[Provided data — start]
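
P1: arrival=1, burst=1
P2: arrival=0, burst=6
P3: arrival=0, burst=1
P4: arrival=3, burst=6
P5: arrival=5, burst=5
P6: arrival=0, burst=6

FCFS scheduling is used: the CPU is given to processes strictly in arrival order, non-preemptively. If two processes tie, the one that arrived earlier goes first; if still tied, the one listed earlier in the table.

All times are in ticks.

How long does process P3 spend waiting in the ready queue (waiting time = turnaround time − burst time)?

Schedule: | P2 0-6 | P3 6-7 | P6 7-13 | P1 13-14 | P4 14-20 | P5 20-25 |
Completion: P1=14  P2=6  P3=7  P4=20  P5=25  P6=13
Turnaround (C−A): P1=13  P2=6  P3=7  P4=17  P5=20  P6=13
Waiting(P3) = turnaround − burst = 7 − 1 = 6

6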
[Provided data — finish]
→ **Exercise directions**
Retype the data in full, and keep every line identical to the original.

→ **Final answer**
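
P1: arrival=1, burst=1
P2: arrival=0, burst=6
P3: arrival=0, burst=1
P4: arrival=3, burst=6
P5: arrival=5, burst=5
P6: arrival=0, burst=6

FCFS scheduling is used: the CPU is given to processes strictly in arrival order, non-preemptively. If two processes tie, the one that arrived earlier goes first; if still tied, the one listed earlier in the table.

All times are in ticks.

How long does process P3 spend waiting in the ready queue (waiting time = turnaround time − burst time)?

Schedule: | P2 0-6 | P3 6-7 | P6 7-13 | P1 13-14 | P4 14-20 | P5 20-25 |
Completion: P1=14  P2=6  P3=7  P4=20  P5=25  P6=13
Turnaround (C−A): P1=13  P2=6  P3=7  P4=17  P5=20  P6=13
Waiting(P3) = turnaround − burst = 7 − 1 = 6

6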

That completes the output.